■ **Data excerpts**:
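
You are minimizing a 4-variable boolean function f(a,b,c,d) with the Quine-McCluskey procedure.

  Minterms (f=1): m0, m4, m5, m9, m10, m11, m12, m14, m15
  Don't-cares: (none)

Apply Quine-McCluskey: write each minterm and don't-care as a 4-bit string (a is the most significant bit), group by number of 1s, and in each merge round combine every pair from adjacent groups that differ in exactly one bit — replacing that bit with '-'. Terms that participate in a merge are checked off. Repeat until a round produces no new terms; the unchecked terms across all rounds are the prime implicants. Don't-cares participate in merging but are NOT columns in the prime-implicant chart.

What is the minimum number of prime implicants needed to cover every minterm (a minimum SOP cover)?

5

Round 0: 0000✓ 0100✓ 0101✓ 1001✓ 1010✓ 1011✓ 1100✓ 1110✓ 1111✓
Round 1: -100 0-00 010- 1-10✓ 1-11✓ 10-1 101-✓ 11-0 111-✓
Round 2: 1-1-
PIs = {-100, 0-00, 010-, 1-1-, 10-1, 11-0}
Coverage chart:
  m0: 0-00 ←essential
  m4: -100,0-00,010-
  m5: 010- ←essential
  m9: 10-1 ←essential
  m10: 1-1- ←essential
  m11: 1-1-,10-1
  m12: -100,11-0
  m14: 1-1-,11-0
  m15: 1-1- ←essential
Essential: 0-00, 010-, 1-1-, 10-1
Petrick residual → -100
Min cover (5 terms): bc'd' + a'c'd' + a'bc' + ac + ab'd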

■ **Your instructions**: Which lines of the records contain "cares"? Show each of them.

■ **Reply to the task**:
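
  Don't-cares: (none)
Apply Quine-McCluskey: write each minterm and don't-care as a 4-bit string (a is the most significant bit), group by number of 1s, and in each merge round combine every pair from adjacent groups that differ in exactly one bit — replacing that bit with '-'. Terms that participate in a merge are checked off. Repeat until a round produces no new terms; the unchecked terms across all rounds are the prime implicants. Don't-cares participate in merging but are NOT columns in the prime-implicant chart.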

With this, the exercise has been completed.